**Supplied entries:**
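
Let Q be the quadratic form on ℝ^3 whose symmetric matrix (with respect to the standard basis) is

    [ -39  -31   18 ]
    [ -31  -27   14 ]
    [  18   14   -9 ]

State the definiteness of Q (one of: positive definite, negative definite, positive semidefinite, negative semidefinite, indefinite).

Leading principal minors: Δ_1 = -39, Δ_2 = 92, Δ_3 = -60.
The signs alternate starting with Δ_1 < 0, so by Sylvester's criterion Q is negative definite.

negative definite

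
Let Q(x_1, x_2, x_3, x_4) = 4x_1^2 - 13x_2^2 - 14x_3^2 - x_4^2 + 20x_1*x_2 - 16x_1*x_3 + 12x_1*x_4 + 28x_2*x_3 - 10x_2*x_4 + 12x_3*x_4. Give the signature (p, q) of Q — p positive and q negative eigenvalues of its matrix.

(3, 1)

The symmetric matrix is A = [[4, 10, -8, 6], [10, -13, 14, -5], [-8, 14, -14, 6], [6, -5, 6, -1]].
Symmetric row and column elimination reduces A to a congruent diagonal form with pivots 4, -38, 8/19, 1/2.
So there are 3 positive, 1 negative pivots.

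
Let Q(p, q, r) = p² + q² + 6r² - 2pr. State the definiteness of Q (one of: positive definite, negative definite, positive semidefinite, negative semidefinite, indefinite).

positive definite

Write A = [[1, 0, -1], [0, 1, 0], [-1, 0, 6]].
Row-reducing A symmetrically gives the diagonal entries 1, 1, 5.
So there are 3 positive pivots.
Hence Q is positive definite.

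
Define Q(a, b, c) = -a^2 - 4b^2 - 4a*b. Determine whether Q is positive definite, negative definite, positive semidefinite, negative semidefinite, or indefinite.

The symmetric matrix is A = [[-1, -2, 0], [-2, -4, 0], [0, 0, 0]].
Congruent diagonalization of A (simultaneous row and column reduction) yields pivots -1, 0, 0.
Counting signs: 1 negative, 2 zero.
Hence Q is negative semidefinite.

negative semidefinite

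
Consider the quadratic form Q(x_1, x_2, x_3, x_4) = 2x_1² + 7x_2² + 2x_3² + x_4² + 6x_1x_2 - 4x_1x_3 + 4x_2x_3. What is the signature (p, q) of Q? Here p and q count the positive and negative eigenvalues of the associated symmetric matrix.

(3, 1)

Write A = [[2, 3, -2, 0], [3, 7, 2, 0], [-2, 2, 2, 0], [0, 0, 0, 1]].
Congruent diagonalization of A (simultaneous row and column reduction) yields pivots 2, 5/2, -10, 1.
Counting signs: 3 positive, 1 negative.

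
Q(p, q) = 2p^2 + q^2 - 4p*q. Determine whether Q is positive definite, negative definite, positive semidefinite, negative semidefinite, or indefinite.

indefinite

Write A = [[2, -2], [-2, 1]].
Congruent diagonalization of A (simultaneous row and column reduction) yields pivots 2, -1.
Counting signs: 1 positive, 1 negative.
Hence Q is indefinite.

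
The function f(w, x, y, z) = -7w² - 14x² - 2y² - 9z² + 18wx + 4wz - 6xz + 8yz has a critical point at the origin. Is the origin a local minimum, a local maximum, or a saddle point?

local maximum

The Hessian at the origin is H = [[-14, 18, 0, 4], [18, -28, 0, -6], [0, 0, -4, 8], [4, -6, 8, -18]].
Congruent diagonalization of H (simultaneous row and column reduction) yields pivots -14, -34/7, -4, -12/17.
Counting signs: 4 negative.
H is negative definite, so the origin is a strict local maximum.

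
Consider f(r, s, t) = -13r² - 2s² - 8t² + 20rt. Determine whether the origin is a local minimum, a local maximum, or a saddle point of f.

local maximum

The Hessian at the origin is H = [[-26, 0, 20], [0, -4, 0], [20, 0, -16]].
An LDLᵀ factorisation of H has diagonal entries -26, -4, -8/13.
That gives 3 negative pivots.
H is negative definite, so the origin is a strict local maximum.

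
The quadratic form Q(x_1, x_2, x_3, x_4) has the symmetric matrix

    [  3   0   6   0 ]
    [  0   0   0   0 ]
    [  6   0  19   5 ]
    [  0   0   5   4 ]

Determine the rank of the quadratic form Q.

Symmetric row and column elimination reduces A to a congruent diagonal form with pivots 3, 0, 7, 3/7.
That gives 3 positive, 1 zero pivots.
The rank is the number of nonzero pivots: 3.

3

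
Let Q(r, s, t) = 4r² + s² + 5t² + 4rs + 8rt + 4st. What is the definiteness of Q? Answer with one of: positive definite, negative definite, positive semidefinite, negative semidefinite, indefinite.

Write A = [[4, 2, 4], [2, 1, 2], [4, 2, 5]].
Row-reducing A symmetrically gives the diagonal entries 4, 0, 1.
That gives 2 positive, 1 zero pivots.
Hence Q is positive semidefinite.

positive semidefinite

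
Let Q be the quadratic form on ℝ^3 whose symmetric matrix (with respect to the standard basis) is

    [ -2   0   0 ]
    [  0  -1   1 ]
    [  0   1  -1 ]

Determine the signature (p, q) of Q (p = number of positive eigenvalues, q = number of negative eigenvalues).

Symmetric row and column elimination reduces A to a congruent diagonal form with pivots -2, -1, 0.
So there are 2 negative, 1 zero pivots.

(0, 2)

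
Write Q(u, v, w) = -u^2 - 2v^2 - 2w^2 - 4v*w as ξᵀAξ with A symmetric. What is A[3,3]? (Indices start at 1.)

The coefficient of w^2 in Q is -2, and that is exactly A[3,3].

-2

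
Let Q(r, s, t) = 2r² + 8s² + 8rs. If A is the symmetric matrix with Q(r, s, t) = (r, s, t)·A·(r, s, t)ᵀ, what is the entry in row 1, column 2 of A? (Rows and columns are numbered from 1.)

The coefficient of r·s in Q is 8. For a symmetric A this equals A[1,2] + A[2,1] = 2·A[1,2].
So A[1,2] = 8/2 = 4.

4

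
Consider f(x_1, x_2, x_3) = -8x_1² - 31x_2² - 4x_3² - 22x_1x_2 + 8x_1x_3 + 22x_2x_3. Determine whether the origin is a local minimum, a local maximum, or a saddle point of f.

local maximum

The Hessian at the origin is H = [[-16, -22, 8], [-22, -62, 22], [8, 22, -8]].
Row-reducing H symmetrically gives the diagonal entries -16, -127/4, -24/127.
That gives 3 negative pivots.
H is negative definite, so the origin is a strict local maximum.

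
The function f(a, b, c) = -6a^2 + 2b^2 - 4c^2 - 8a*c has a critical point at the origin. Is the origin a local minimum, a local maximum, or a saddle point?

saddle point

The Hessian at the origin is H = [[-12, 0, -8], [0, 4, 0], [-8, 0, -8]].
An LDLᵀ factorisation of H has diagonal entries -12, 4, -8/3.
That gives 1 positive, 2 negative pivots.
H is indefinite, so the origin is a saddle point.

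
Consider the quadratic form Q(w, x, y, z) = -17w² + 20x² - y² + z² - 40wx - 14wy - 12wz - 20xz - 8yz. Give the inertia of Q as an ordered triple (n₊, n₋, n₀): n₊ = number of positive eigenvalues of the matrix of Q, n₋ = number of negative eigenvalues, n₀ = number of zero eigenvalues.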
* * *
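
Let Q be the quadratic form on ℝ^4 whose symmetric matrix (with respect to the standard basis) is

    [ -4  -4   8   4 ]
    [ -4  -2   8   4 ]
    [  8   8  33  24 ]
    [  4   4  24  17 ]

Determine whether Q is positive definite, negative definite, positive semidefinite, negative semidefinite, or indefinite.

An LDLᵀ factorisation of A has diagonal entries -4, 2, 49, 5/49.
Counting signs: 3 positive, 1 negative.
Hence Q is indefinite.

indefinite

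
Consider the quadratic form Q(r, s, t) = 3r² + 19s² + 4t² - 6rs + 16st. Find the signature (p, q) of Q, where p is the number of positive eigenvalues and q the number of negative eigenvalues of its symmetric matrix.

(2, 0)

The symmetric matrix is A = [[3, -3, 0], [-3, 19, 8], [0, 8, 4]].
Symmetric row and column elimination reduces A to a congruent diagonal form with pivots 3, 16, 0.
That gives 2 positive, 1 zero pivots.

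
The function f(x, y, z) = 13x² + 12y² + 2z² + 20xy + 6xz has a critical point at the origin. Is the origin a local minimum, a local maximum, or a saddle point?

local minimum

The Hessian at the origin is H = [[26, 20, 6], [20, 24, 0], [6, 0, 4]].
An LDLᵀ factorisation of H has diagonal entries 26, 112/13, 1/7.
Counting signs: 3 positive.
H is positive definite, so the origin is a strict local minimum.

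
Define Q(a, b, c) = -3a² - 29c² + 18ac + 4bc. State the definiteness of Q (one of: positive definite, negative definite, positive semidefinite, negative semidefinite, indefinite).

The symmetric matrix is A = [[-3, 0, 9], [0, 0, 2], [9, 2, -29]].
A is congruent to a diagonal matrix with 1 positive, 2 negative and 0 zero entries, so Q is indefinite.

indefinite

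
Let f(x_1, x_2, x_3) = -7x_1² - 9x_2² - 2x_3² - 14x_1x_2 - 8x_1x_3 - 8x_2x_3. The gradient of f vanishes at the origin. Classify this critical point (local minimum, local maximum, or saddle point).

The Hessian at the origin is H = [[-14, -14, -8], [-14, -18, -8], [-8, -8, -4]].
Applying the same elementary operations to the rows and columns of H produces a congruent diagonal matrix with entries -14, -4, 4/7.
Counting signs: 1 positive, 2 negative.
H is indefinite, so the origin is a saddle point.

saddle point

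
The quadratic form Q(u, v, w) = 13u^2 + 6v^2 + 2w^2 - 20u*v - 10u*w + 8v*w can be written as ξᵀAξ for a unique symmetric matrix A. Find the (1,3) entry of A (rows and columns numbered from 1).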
--
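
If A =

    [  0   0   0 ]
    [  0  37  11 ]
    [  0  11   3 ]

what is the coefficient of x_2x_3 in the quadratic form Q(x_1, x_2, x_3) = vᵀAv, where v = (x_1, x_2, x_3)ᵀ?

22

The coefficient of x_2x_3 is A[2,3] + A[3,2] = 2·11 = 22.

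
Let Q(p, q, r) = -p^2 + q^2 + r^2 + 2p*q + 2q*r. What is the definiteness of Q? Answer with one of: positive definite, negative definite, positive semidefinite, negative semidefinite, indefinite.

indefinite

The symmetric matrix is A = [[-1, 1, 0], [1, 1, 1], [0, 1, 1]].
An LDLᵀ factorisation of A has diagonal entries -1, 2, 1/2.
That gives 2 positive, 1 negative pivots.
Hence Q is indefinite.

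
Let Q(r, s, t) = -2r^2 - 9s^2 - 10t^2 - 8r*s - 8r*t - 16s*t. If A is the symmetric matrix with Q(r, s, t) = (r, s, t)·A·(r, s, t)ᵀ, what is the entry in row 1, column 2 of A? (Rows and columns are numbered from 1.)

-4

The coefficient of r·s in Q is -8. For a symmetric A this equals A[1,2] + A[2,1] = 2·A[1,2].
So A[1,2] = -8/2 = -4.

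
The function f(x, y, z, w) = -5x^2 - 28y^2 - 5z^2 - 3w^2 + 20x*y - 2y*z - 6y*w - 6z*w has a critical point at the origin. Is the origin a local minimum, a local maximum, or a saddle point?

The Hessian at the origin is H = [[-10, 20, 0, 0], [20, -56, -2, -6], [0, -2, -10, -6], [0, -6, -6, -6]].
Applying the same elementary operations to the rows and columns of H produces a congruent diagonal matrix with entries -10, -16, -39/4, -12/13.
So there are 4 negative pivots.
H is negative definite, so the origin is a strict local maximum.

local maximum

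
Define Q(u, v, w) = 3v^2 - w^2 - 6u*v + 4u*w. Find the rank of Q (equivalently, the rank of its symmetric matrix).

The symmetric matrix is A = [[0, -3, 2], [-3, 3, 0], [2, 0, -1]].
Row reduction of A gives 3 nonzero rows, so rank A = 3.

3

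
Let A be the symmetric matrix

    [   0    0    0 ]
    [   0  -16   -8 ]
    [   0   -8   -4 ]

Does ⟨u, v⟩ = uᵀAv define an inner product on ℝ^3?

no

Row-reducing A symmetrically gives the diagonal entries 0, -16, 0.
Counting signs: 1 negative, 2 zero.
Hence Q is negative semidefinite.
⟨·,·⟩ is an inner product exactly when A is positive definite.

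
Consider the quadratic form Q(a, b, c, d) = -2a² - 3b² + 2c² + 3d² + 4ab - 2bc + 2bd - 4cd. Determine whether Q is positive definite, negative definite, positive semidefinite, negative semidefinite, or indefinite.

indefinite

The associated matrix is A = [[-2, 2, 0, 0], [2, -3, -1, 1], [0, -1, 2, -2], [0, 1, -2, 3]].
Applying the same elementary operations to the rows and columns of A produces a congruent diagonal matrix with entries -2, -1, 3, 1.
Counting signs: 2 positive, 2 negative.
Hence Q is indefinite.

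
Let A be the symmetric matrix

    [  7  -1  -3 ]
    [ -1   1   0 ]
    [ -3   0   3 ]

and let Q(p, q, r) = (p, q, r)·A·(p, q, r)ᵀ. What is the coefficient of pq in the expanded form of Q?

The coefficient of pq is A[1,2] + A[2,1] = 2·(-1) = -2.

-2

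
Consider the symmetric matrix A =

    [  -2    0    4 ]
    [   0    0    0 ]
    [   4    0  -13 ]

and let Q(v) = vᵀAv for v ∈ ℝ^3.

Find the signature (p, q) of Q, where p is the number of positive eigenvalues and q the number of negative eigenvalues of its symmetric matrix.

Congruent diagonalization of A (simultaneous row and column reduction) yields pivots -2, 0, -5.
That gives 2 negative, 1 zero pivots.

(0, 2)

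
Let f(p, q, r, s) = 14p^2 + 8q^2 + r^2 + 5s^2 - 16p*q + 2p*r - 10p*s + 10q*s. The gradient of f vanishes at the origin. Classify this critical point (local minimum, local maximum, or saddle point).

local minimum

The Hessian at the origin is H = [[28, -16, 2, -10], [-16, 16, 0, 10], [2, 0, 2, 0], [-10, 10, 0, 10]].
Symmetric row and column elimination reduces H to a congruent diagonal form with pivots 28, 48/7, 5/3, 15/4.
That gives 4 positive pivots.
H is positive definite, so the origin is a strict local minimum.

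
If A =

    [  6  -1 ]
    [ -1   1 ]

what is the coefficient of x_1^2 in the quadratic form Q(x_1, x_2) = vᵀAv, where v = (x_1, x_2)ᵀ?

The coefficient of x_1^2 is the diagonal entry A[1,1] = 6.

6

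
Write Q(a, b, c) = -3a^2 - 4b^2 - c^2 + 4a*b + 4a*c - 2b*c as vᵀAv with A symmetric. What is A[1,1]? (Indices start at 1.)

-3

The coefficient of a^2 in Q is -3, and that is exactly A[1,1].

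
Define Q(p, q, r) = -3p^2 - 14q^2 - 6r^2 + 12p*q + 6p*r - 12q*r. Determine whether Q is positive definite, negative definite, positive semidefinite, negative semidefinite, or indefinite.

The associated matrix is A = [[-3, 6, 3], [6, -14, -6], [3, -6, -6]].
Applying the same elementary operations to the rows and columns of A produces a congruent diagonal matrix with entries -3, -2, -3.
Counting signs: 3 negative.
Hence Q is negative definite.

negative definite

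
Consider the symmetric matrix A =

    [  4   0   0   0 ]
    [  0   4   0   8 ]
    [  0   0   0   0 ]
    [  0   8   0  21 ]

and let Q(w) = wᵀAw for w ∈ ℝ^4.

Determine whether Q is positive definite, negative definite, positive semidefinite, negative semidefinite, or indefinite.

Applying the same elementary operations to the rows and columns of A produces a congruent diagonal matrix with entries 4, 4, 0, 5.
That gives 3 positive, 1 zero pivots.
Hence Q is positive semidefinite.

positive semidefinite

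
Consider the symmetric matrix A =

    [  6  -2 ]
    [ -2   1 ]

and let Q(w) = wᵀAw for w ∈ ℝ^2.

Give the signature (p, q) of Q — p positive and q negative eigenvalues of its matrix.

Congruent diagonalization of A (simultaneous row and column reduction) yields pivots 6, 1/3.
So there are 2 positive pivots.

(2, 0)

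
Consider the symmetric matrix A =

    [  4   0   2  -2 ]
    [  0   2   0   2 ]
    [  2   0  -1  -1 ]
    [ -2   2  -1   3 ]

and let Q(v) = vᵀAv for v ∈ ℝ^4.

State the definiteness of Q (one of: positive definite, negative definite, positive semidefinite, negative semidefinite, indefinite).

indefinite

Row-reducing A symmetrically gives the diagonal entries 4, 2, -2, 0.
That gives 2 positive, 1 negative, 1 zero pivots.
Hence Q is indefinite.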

**Try it:** A word-for-word copy of the lines above from the one with "The function f(a, b, c)" through the one with "Consider the quadratic form Q(w, x, y, z)", inclusive, is the only output wanted.

**Task response:**
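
The function f(a, b, c) = -6a^2 + 2b^2 - 4c^2 - 8a*c has a critical point at the origin. Is the origin a local minimum, a local maximum, or a saddle point?

saddle point

The Hessian at the origin is H = [[-12, 0, -8], [0, 4, 0], [-8, 0, -8]].
An LDLᵀ factorisation of H has diagonal entries -12, 4, -8/3.
That gives 1 positive, 2 negative pivots.
H is indefinite, so the origin is a saddle point.

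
Consider the quadratic form Q(w, x, y, z) = -17w² + 20x² - y² + z² - 40wx - 14wy - 12wz - 20xz - 8yz. Give the inertia of Q as an ordered triple (n₊, n₋, n₀): n₊ = number of positive eigenvalues of the matrix of Q, n₋ = number of negative eigenvalues, n₀ = number of zero eigenvalues.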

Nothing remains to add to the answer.